- _Given records_:
=-=-=-=-=

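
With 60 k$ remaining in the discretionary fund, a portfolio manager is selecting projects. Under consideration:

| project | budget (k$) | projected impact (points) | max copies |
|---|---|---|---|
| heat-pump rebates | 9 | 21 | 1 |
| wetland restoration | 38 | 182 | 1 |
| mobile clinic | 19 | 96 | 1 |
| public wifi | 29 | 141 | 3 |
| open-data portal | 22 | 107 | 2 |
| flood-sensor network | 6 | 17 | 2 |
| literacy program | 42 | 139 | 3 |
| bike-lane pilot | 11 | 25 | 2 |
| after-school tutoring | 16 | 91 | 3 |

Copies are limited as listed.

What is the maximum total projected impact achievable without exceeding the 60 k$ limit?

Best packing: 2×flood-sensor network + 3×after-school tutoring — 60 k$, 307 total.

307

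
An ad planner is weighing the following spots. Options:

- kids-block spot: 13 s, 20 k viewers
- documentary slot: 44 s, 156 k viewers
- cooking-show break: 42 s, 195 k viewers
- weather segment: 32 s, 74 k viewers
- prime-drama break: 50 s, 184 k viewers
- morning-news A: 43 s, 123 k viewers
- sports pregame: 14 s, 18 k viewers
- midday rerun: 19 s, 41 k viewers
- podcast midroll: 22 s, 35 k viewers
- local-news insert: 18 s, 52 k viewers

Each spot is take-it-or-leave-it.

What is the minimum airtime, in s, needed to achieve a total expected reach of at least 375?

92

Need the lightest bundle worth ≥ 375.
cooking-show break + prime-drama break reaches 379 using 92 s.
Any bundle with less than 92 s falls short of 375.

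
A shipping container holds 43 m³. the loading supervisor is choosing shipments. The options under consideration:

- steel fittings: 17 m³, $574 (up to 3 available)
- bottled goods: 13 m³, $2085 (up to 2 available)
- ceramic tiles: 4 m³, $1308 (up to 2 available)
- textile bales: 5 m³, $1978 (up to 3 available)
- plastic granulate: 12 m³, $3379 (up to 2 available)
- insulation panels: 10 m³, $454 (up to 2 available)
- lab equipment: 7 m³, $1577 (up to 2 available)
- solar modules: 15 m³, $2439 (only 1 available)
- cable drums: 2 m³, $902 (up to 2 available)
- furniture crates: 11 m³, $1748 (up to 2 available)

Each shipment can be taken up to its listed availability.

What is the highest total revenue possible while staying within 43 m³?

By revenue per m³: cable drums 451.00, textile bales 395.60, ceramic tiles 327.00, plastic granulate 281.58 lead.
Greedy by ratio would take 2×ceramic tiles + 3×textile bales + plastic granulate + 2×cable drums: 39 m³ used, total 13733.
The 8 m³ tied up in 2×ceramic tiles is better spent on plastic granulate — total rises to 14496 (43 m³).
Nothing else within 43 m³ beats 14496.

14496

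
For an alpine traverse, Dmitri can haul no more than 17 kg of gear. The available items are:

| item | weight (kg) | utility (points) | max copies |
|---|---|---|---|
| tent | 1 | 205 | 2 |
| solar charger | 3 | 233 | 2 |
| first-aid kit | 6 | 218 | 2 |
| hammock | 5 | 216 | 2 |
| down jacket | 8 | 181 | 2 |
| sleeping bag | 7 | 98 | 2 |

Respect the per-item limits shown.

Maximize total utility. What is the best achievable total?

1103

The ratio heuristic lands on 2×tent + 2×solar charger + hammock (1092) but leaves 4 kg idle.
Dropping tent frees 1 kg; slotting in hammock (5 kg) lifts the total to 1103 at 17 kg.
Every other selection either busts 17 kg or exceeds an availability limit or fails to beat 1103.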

=-=-=-=-=

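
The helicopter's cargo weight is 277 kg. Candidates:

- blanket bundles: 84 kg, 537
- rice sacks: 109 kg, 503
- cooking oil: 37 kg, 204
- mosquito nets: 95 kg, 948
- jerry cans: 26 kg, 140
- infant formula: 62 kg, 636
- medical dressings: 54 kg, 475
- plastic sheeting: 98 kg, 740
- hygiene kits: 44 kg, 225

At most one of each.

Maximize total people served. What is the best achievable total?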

=-=-=-=-=

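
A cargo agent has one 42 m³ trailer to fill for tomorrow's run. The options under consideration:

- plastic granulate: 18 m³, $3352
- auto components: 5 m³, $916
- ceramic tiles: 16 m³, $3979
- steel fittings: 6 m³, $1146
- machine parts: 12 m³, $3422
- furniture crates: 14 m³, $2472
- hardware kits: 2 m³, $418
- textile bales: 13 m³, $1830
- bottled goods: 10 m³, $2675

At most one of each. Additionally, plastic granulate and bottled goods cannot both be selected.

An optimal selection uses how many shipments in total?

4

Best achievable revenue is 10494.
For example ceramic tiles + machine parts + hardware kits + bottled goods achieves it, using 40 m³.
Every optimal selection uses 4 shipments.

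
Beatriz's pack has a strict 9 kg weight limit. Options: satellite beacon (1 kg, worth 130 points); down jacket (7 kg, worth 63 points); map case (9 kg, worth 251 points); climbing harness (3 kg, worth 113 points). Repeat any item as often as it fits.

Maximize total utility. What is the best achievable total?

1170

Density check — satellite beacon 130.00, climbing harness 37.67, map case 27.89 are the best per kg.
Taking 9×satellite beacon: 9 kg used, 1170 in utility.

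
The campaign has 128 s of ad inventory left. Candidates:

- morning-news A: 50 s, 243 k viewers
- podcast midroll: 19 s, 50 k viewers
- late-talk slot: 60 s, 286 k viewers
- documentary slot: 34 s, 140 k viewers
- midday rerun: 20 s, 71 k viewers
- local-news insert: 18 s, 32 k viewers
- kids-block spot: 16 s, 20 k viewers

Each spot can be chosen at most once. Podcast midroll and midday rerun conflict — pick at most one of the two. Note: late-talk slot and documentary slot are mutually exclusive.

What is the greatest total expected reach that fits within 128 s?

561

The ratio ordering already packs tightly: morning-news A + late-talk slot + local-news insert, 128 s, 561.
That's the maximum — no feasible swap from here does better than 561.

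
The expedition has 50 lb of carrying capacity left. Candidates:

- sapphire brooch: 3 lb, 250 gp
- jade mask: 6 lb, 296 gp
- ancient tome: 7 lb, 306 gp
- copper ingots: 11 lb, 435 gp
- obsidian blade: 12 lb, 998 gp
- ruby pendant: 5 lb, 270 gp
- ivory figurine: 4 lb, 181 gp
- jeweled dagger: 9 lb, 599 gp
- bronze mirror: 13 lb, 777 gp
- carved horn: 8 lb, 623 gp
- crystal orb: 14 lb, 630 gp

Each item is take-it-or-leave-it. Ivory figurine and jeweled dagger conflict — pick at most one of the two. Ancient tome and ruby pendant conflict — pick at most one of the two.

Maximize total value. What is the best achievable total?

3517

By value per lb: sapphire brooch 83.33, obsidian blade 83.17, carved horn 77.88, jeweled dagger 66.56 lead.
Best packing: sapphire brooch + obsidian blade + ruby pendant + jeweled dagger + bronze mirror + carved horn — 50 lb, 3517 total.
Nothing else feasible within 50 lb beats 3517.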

=-=-=-=-=

- _What needs to be done_: Go through the records line by line, and copy each line that holds the string "most".

- _Result for this task_:
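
At most one of each.
At most one of each. Additionally, plastic granulate and bottled goods cannot both be selected.
Each spot can be chosen at most once. Podcast midroll and midday rerun conflict — pick at most one of the two. Note: late-talk slot and documentary slot are mutually exclusive.
Each item is take-it-or-leave-it. Ivory figurine and jeweled dagger conflict — pick at most one of the two. Ancient tome and ruby pendant conflict — pick at most one of the two.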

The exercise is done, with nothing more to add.